Instructions to follow →
Return, exactly as written, all lines from the line containing "8. P2 pit 3" to the end of the entries below, with both ends included.

(Dataset excerpts)
§
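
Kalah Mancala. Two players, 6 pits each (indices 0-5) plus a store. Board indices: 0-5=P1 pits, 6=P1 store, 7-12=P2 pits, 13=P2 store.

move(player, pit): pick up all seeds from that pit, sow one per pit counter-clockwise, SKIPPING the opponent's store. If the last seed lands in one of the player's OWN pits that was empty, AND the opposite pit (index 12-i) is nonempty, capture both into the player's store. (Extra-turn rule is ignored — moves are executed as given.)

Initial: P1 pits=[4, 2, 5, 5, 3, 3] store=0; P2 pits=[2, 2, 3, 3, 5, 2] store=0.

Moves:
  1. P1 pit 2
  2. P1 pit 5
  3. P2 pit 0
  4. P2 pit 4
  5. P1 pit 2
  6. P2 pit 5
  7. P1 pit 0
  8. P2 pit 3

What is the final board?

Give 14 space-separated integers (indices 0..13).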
§
Solution to the exercise →
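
  8. P2 pit 3

What is the final board?

Give 14 space-separated integers (indices 0..13).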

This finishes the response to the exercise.